> _Task details_:
Repeat the listing below exactly as given.

> _Data to examine_:
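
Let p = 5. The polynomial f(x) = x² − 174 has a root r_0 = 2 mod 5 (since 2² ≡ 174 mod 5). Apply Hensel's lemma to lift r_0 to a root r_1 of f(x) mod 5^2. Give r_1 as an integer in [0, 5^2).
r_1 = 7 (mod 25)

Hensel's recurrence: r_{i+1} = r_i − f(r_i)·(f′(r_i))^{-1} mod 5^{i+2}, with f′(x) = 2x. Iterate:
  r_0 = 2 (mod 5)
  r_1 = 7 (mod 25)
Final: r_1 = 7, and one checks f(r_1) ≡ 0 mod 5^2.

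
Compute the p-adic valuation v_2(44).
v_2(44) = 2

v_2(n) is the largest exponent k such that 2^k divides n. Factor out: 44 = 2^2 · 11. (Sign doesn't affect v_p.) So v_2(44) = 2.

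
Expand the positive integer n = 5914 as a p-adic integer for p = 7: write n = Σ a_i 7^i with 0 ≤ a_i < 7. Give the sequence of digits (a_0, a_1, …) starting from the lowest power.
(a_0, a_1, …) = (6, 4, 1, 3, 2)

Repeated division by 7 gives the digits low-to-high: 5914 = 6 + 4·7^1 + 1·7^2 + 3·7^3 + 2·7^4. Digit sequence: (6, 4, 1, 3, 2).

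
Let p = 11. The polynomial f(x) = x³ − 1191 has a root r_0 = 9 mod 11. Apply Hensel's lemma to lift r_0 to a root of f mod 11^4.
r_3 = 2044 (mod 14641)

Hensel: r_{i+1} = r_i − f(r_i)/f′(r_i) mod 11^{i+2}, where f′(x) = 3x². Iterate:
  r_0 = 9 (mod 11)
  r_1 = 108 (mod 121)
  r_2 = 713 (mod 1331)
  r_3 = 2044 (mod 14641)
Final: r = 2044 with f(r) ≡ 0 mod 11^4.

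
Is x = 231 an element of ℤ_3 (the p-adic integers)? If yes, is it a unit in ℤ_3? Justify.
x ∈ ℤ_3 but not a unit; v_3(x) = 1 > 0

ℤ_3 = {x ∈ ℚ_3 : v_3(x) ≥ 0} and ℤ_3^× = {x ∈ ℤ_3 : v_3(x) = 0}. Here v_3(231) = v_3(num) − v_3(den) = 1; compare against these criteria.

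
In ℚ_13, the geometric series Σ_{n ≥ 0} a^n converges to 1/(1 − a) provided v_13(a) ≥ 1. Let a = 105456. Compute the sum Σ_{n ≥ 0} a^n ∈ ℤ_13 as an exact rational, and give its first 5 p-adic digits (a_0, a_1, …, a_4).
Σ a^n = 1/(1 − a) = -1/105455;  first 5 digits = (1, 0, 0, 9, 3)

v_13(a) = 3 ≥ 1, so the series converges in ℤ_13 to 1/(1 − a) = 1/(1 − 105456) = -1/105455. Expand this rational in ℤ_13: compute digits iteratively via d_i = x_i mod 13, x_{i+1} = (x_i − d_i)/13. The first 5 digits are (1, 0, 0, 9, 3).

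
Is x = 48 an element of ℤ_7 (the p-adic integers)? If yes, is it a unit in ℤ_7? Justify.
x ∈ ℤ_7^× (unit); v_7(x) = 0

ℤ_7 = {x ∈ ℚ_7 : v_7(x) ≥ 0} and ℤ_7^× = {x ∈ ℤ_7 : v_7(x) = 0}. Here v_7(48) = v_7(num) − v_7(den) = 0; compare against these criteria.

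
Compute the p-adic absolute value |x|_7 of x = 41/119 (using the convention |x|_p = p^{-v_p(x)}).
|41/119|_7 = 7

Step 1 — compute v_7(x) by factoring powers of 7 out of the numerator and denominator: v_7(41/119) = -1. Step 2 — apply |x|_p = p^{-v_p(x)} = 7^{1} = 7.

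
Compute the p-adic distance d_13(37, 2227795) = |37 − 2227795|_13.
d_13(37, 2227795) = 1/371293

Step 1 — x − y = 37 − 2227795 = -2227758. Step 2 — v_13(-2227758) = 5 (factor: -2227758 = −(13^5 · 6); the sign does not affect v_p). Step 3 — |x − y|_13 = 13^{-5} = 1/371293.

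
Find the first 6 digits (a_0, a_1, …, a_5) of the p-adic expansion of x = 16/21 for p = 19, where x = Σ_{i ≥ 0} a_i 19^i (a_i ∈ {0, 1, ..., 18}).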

> _Answer_:
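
Let p = 5. The polynomial f(x) = x² − 174 has a root r_0 = 2 mod 5 (since 2² ≡ 174 mod 5). Apply Hensel's lemma to lift r_0 to a root r_1 of f(x) mod 5^2. Give r_1 as an integer in [0, 5^2).
r_1 = 7 (mod 25)

Hensel's recurrence: r_{i+1} = r_i − f(r_i)·(f′(r_i))^{-1} mod 5^{i+2}, with f′(x) = 2x. Iterate:
  r_0 = 2 (mod 5)
  r_1 = 7 (mod 25)
Final: r_1 = 7, and one checks f(r_1) ≡ 0 mod 5^2.

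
Compute the p-adic valuation v_2(44).
v_2(44) = 2

v_2(n) is the largest exponent k such that 2^k divides n. Factor out: 44 = 2^2 · 11. (Sign doesn't affect v_p.) So v_2(44) = 2.

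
Expand the positive integer n = 5914 as a p-adic integer for p = 7: write n = Σ a_i 7^i with 0 ≤ a_i < 7. Give the sequence of digits (a_0, a_1, …) starting from the lowest power.
(a_0, a_1, …) = (6, 4, 1, 3, 2)

Repeated division by 7 gives the digits low-to-high: 5914 = 6 + 4·7^1 + 1·7^2 + 3·7^3 + 2·7^4. Digit sequence: (6, 4, 1, 3, 2).

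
Let p = 11. The polynomial f(x) = x³ − 1191 has a root r_0 = 9 mod 11. Apply Hensel's lemma to lift r_0 to a root of f mod 11^4.
r_3 = 2044 (mod 14641)

Hensel: r_{i+1} = r_i − f(r_i)/f′(r_i) mod 11^{i+2}, where f′(x) = 3x². Iterate:
  r_0 = 9 (mod 11)
  r_1 = 108 (mod 121)
  r_2 = 713 (mod 1331)
  r_3 = 2044 (mod 14641)
Final: r = 2044 with f(r) ≡ 0 mod 11^4.

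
Is x = 231 an element of ℤ_3 (the p-adic integers)? If yes, is it a unit in ℤ_3? Justify.
x ∈ ℤ_3 but not a unit; v_3(x) = 1 > 0

ℤ_3 = {x ∈ ℚ_3 : v_3(x) ≥ 0} and ℤ_3^× = {x ∈ ℤ_3 : v_3(x) = 0}. Here v_3(231) = v_3(num) − v_3(den) = 1; compare against these criteria.

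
In ℚ_13, the geometric series Σ_{n ≥ 0} a^n converges to 1/(1 − a) provided v_13(a) ≥ 1. Let a = 105456. Compute the sum Σ_{n ≥ 0} a^n ∈ ℤ_13 as an exact rational, and give its first 5 p-adic digits (a_0, a_1, …, a_4).
Σ a^n = 1/(1 − a) = -1/105455;  first 5 digits = (1, 0, 0, 9, 3)

v_13(a) = 3 ≥ 1, so the series converges in ℤ_13 to 1/(1 − a) = 1/(1 − 105456) = -1/105455. Expand this rational in ℤ_13: compute digits iteratively via d_i = x_i mod 13, x_{i+1} = (x_i − d_i)/13. The first 5 digits are (1, 0, 0, 9, 3).

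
Is x = 48 an element of ℤ_7 (the p-adic integers)? If yes, is it a unit in ℤ_7? Justify.
x ∈ ℤ_7^× (unit); v_7(x) = 0

ℤ_7 = {x ∈ ℚ_7 : v_7(x) ≥ 0} and ℤ_7^× = {x ∈ ℤ_7 : v_7(x) = 0}. Here v_7(48) = v_7(num) − v_7(den) = 0; compare against these criteria.

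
Compute the p-adic absolute value |x|_7 of x = 41/119 (using the convention |x|_p = p^{-v_p(x)}).
|41/119|_7 = 7

Step 1 — compute v_7(x) by factoring powers of 7 out of the numerator and denominator: v_7(41/119) = -1. Step 2 — apply |x|_p = p^{-v_p(x)} = 7^{1} = 7.

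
Compute the p-adic distance d_13(37, 2227795) = |37 − 2227795|_13.
d_13(37, 2227795) = 1/371293

Step 1 — x − y = 37 − 2227795 = -2227758. Step 2 — v_13(-2227758) = 5 (factor: -2227758 = −(13^5 · 6); the sign does not affect v_p). Step 3 — |x − y|_13 = 13^{-5} = 1/371293.

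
Find the first 6 digits (a_0, a_1, …, a_5) of the p-adic expansion of x = 16/21 for p = 19, where x = Σ_{i ≥ 0} a_i 19^i (a_i ∈ {0, 1, ..., 18}).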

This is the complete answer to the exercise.